RECORDS FOR THIS TASK:
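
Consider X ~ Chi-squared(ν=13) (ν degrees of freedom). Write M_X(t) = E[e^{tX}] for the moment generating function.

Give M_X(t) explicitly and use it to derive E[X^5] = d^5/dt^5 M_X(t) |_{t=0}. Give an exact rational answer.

M_X(t) = (1 - 2*t)^(-13/2)

E[X^5] = M^(5)(0) = 1322685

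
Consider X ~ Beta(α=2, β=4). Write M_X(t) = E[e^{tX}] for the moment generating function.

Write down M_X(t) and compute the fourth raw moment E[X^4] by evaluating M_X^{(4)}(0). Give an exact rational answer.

E[X^4] = d^4M/dt^4 |_{t=0} = 5/126

M_X(t) = ₁F₁(2; 6; t)
dM/dt = ₁F₁(3; 7; t)/3
d^2M/dt^2 = ₁F₁(4; 8; t)/7
d^3M/dt^3 = ₁F₁(5; 9; t)/14
d^4M/dt^4 = 5*₁F₁(6; 10; t)/126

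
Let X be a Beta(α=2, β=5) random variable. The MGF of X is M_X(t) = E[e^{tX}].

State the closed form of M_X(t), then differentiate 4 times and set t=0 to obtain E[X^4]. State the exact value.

E[X^4] = D^4[M](0) = 1/42

M_X(t) = ₁F₁(2; 7; t)
D^4[M](t) = ₁F₁(6; 11; t)/42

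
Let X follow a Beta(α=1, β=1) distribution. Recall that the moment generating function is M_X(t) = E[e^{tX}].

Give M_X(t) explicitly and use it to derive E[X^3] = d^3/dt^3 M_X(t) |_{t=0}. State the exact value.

E[X^3] = M′′′(0) = 1/4

M_X(t) = ₁F₁(1; 2; t)
M′(t) = ₁F₁(2; 3; t)/2
M′′(t) = ₁F₁(3; 4; t)/3
M′′′(t) = ₁F₁(4; 5; t)/4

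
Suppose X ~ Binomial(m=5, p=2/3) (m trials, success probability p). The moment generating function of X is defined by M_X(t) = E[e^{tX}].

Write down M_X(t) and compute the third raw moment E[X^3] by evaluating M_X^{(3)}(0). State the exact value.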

WHAT IS BEING ASKED: Output nothing but the lines from the one containing "Let X be a Beta(α=2, β=5)" through the last line of the data, exactly as they stand.

OUTPUT FOR THIS TASK:
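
Let X be a Beta(α=2, β=5) random variable. The MGF of X is M_X(t) = E[e^{tX}].

State the closed form of M_X(t), then differentiate 4 times and set t=0 to obtain E[X^4]. State the exact value.

E[X^4] = D^4[M](0) = 1/42

M_X(t) = ₁F₁(2; 7; t)
D^4[M](t) = ₁F₁(6; 11; t)/42

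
Let X follow a Beta(α=1, β=1) distribution. Recall that the moment generating function is M_X(t) = E[e^{tX}].

Give M_X(t) explicitly and use it to derive E[X^3] = d^3/dt^3 M_X(t) |_{t=0}. State the exact value.

E[X^3] = M′′′(0) = 1/4

M_X(t) = ₁F₁(1; 2; t)
M′(t) = ₁F₁(2; 3; t)/2
M′′(t) = ₁F₁(3; 4; t)/3
M′′′(t) = ₁F₁(4; 5; t)/4

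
Suppose X ~ Binomial(m=5, p=2/3) (m trials, success probability p). The moment generating function of X is defined by M_X(t) = E[e^{tX}].

Write down M_X(t) and compute the third raw moment E[X^3] by evaluating M_X^{(3)}(0). State the exact value.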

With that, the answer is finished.